▶ _Stored items from a collection_
=-=-=-=-=

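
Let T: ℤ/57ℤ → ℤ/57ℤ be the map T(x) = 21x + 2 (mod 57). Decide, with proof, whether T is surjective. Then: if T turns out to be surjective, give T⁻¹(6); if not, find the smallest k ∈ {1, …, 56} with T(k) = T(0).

19

Since gcd(21, 57) = 3, we have 21x ≡ 0 (mod 3) for all x, so T(x) ≡ 2 (mod 3).
But 0 ≢ 2 (mod 3), so 0 ∈ ℤ/57ℤ has no preimage. So T is not surjective.
Since T is not surjective, we find the least positive k with T(k) = T(0): this means 21k ≡ 0 (mod 57), i.e. 57 ∣ 21k. Since gcd(21, 57) = 3, dividing through by 3 this holds exactly when 19 ∣ 7k, and as gcd(7, 19) = 1, exactly when 19 ∣ k.
The smallest positive such k is 19.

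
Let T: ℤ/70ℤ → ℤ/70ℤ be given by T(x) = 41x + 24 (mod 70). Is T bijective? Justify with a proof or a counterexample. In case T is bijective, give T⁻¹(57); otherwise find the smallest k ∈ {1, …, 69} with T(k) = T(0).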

=-=-=-=-=

▶ _ACTION ITEM_
Reproduce each entry above exactly, keeping every word.

▶ _REPLY_
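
Let T: ℤ/57ℤ → ℤ/57ℤ be the map T(x) = 21x + 2 (mod 57). Decide, with proof, whether T is surjective. Then: if T turns out to be surjective, give T⁻¹(6); if not, find the smallest k ∈ {1, …, 56} with T(k) = T(0).

19

Since gcd(21, 57) = 3, we have 21x ≡ 0 (mod 3) for all x, so T(x) ≡ 2 (mod 3).
But 0 ≢ 2 (mod 3), so 0 ∈ ℤ/57ℤ has no preimage. So T is not surjective.
Since T is not surjective, we find the least positive k with T(k) = T(0): this means 21k ≡ 0 (mod 57), i.e. 57 ∣ 21k. Since gcd(21, 57) = 3, dividing through by 3 this holds exactly when 19 ∣ 7k, and as gcd(7, 19) = 1, exactly when 19 ∣ k.
The smallest positive such k is 19.

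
Let T: ℤ/70ℤ → ℤ/70ℤ be given by T(x) = 41x + 24 (mod 70). Is T bijective? Justify with a proof or a counterexample. In case T is bijective, give T⁻¹(57); otherwise find the smallest k ∈ {1, …, 69} with T(k) = T(0).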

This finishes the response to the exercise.